▸ **TASK DETAILS**: Give the listing again in full, exactly as written.

--- SOURCE DATA Enclosed Below ---

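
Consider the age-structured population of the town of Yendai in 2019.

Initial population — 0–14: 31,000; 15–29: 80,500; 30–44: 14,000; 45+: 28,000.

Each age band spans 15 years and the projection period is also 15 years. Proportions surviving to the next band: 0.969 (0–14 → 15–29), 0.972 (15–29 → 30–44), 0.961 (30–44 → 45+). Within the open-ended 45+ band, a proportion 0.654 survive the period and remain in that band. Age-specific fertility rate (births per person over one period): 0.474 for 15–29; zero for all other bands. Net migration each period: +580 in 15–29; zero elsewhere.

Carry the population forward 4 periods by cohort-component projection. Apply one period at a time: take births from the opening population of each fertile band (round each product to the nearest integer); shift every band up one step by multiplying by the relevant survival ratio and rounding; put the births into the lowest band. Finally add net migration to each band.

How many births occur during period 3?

Period 1.
Births: 80500 × 0.474 = 38157
15–29: 31000 × 0.969 = 30039
30–44: 80500 × 0.972 = 78246
45+: 14000 × 0.961 + 28000 × 0.654 = 13454 + 18312 = 31766
Net migration: 15–29 + 580 → 30619
→ [38157, 30619, 78246, 31766]
Period 2.
Births: 30619 × 0.474 = 14513
15–29: 38157 × 0.969 = 36974
30–44: 30619 × 0.972 = 29762
45+: 78246 × 0.961 + 31766 × 0.654 = 75194 + 20775 = 95969
Net migration: 15–29 + 580 → 37554
→ [14513, 37554, 29762, 95969]
Period 3.
Births: 37554 × 0.474 = 17801
15–29: 14513 × 0.969 = 14063
30–44: 37554 × 0.972 = 36502
45+: 29762 × 0.961 + 95969 × 0.654 = 28601 + 62764 = 91365
Net migration: 15–29 + 580 → 14643
→ [17801, 14643, 36502, 91365]

17801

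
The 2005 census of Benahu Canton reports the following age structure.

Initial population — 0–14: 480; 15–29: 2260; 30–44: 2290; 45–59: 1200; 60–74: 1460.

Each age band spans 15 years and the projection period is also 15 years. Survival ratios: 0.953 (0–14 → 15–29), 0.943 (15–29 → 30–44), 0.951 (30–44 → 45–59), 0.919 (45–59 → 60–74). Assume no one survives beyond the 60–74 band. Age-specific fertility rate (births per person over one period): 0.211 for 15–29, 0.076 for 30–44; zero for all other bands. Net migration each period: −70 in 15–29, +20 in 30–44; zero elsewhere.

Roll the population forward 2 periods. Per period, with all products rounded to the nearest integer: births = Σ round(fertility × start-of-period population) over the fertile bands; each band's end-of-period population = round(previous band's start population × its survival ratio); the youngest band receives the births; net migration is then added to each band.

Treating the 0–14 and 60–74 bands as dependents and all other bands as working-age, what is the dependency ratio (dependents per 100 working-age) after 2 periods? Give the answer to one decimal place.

75.4

Numbering the bands 1..5 from youngest to oldest:
Period 1:
Births: 2260 × 0.211 = 477, 2290 × 0.076 = 174 → total 651
Band 2: 480 × 0.953 = 457
Band 3: 2260 × 0.943 = 2131
Band 4: 2290 × 0.951 = 2178
Band 5: 1200 × 0.919 = 1103
Net migration: Band 2 − 70 → 387; Band 3 + 20 → 2151
End of period: [651, 387, 2151, 2178, 1103]
Period 2:
Births: 387 × 0.211 = 82, 2151 × 0.076 = 163 → total 245
Band 2: 651 × 0.953 = 620
Band 3: 387 × 0.943 = 365
Band 4: 2151 × 0.951 = 2046
Band 5: 2178 × 0.919 = 2002
Net migration: Band 2 − 70 → 550; Band 3 + 20 → 385
End of period: [245, 550, 385, 2046, 2002]
Dependents (band 0–14 + band 60–74) = 245 + 2002 = 2247; working-age = 2981; ratio = 2247/2981 × 100 = 75.4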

--- End of Enclosed SOURCE DATA ---

▸ **TASK RESULT**:
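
Consider the age-structured population of the town of Yendai in 2019.

Initial population — 0–14: 31,000; 15–29: 80,500; 30–44: 14,000; 45+: 28,000.

Each age band spans 15 years and the projection period is also 15 years. Proportions surviving to the next band: 0.969 (0–14 → 15–29), 0.972 (15–29 → 30–44), 0.961 (30–44 → 45+). Within the open-ended 45+ band, a proportion 0.654 survive the period and remain in that band. Age-specific fertility rate (births per person over one period): 0.474 for 15–29; zero for all other bands. Net migration each period: +580 in 15–29; zero elsewhere.

Carry the population forward 4 periods by cohort-component projection. Apply one period at a time: take births from the opening population of each fertile band (round each product to the nearest integer); shift every band up one step by multiplying by the relevant survival ratio and rounding; put the births into the lowest band. Finally add net migration to each band.

How many births occur during period 3?

Period 1.
Births: 80500 × 0.474 = 38157
15–29: 31000 × 0.969 = 30039
30–44: 80500 × 0.972 = 78246
45+: 14000 × 0.961 + 28000 × 0.654 = 13454 + 18312 = 31766
Net migration: 15–29 + 580 → 30619
→ [38157, 30619, 78246, 31766]
Period 2.
Births: 30619 × 0.474 = 14513
15–29: 38157 × 0.969 = 36974
30–44: 30619 × 0.972 = 29762
45+: 78246 × 0.961 + 31766 × 0.654 = 75194 + 20775 = 95969
Net migration: 15–29 + 580 → 37554
→ [14513, 37554, 29762, 95969]
Period 3.
Births: 37554 × 0.474 = 17801
15–29: 14513 × 0.969 = 14063
30–44: 37554 × 0.972 = 36502
45+: 29762 × 0.961 + 95969 × 0.654 = 28601 + 62764 = 91365
Net migration: 15–29 + 580 → 14643
→ [17801, 14643, 36502, 91365]

17801

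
The 2005 census of Benahu Canton reports the following age structure.

Initial population — 0–14: 480; 15–29: 2260; 30–44: 2290; 45–59: 1200; 60–74: 1460.

Each age band spans 15 years and the projection period is also 15 years. Survival ratios: 0.953 (0–14 → 15–29), 0.943 (15–29 → 30–44), 0.951 (30–44 → 45–59), 0.919 (45–59 → 60–74). Assume no one survives beyond the 60–74 band. Age-specific fertility rate (births per person over one period): 0.211 for 15–29, 0.076 for 30–44; zero for all other bands. Net migration each period: −70 in 15–29, +20 in 30–44; zero elsewhere.

Roll the population forward 2 periods. Per period, with all products rounded to the nearest integer: births = Σ round(fertility × start-of-period population) over the fertile bands; each band's end-of-period population = round(previous band's start population × its survival ratio); the youngest band receives the births; net migration is then added to each band.

Treating the 0–14 and 60–74 bands as dependents and all other bands as working-age, what is the dependency ratio (dependents per 100 working-age) after 2 periods? Give the answer to one decimal place.

75.4

Numbering the bands 1..5 from youngest to oldest:
Period 1:
Births: 2260 × 0.211 = 477, 2290 × 0.076 = 174 → total 651
Band 2: 480 × 0.953 = 457
Band 3: 2260 × 0.943 = 2131
Band 4: 2290 × 0.951 = 2178
Band 5: 1200 × 0.919 = 1103
Net migration: Band 2 − 70 → 387; Band 3 + 20 → 2151
End of period: [651, 387, 2151, 2178, 1103]
Period 2:
Births: 387 × 0.211 = 82, 2151 × 0.076 = 163 → total 245
Band 2: 651 × 0.953 = 620
Band 3: 387 × 0.943 = 365
Band 4: 2151 × 0.951 = 2046
Band 5: 2178 × 0.919 = 2002
Net migration: Band 2 − 70 → 550; Band 3 + 20 → 385
End of period: [245, 550, 385, 2046, 2002]
Dependents (band 0–14 + band 60–74) = 245 + 2002 = 2247; working-age = 2981; ratio = 2247/2981 × 100 = 75.4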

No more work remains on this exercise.